* **Data provided**
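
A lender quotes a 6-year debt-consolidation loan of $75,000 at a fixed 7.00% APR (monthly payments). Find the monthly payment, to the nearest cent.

Monthly rate = 7%/12 = 0.0058333; payment = 75,000 × 0.0058333 / (1 − (1+0.0058333)^−72) = $1,278.68.

$1,278.68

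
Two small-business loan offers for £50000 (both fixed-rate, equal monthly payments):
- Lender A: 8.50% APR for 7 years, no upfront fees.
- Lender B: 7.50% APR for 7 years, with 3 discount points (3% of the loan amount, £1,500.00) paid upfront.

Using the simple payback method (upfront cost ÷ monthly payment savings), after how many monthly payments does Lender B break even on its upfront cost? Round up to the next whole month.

Lender A: monthly rate = 8.5%/12 = 0.0070833; payment = 50,000 × 0.0070833 / (1 − (1+0.0070833)^−84) = £791.82.
Lender B: at 7.50% the monthly rate is 0.0062500, so the payment is 50,000 × 0.0062500 / (1 − 1.0062500^−84) = £766.91.
Monthly savings = £791.82 − £766.91 = £24.91.
Break-even = £1,500.00 / £24.91 = 60.22 → 61 months.

61 months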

* **Prompt**
Each line from the one with "Using the simple" through the end of the entries above must be set down exactly, both end lines included, and no other line may appear.

* **Solution to this exercise**
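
Using the simple payback method (upfront cost ÷ monthly payment savings), after how many monthly payments does Lender B break even on its upfront cost? Round up to the next whole month.

Lender A: monthly rate = 8.5%/12 = 0.0070833; payment = 50,000 × 0.0070833 / (1 − (1+0.0070833)^−84) = £791.82.
Lender B: at 7.50% the monthly rate is 0.0062500, so the payment is 50,000 × 0.0062500 / (1 − 1.0062500^−84) = £766.91.
Monthly savings = £791.82 − £766.91 = £24.91.
Break-even = £1,500.00 / £24.91 = 60.22 → 61 months.

61 months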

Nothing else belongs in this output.